# To do:
Leave out every line before the one containing "assets (index i): 0=Boeing, 1=Ford, 2=Xerox, 3=Oracle, 4=Tesla", and set down that line and the rest through the end of the listing exactly.
_____
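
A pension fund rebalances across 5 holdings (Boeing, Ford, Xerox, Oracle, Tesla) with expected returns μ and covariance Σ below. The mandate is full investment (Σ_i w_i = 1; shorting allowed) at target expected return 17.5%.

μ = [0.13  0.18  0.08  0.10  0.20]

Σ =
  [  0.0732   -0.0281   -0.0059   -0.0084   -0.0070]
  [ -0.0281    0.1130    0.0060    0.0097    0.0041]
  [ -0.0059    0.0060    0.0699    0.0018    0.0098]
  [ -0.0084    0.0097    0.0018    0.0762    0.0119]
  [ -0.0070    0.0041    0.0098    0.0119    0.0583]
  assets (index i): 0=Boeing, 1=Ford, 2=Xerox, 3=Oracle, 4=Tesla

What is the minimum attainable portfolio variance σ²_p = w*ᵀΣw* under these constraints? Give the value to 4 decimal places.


x=Σ⁻¹μ = [3.0669  2.1231  0.7290  0.8389  3.3557]
y=Σ⁻¹𝟙 = [22.0521  12.1462  12.8032  11.4479  14.4574]
a=μᵀx=1.594203  b=𝟙ᵀx=10.113607  c=𝟙ᵀy=72.906740  D=ac−b²=13.943062
λ₁=(c·0.175−b)/D = (72.906740·0.175−10.113607)/13.943062 = 0.189705
λ₂=(a−b·0.175)/D = (1.594203−10.113607·0.175)/13.943062 = -0.012600
w* = 0.189705·x + -0.012600·y:
  w_0 = 0.189705·3.0669 + -0.012600·22.0521 = 0.3040  (Boeing)
  w_1 = 0.189705·2.1231 + -0.012600·12.1462 = 0.2497  (Ford)
  w_2 = 0.189705·0.7290 + -0.012600·12.8032 = -0.0230  (Xerox)
  w_3 = 0.189705·0.8389 + -0.012600·11.4479 = 0.0149  (Oracle)
  w_4 = 0.189705·3.3557 + -0.012600·14.4574 = 0.4544  (Tesla)
Σw_i=1.0000  μᵀw=0.1750
σ²=wᵀΣw=λ₁·μ_p+λ₂ = 0.189705·0.175 + -0.012600 = 0.020599 ≈ 0.0206

0.0206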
_____
# Result of this exercise:
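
  assets (index i): 0=Boeing, 1=Ford, 2=Xerox, 3=Oracle, 4=Tesla

What is the minimum attainable portfolio variance σ²_p = w*ᵀΣw* under these constraints? Give the value to 4 decimal places.


x=Σ⁻¹μ = [3.0669  2.1231  0.7290  0.8389  3.3557]
y=Σ⁻¹𝟙 = [22.0521  12.1462  12.8032  11.4479  14.4574]
a=μᵀx=1.594203  b=𝟙ᵀx=10.113607  c=𝟙ᵀy=72.906740  D=ac−b²=13.943062
λ₁=(c·0.175−b)/D = (72.906740·0.175−10.113607)/13.943062 = 0.189705
λ₂=(a−b·0.175)/D = (1.594203−10.113607·0.175)/13.943062 = -0.012600
w* = 0.189705·x + -0.012600·y:
  w_0 = 0.189705·3.0669 + -0.012600·22.0521 = 0.3040  (Boeing)
  w_1 = 0.189705·2.1231 + -0.012600·12.1462 = 0.2497  (Ford)
  w_2 = 0.189705·0.7290 + -0.012600·12.8032 = -0.0230  (Xerox)
  w_3 = 0.189705·0.8389 + -0.012600·11.4479 = 0.0149  (Oracle)
  w_4 = 0.189705·3.3557 + -0.012600·14.4574 = 0.4544  (Tesla)
Σw_i=1.0000  μᵀw=0.1750
σ²=wᵀΣw=λ₁·μ_p+λ₂ = 0.189705·0.175 + -0.012600 = 0.020599 ≈ 0.0206

0.0206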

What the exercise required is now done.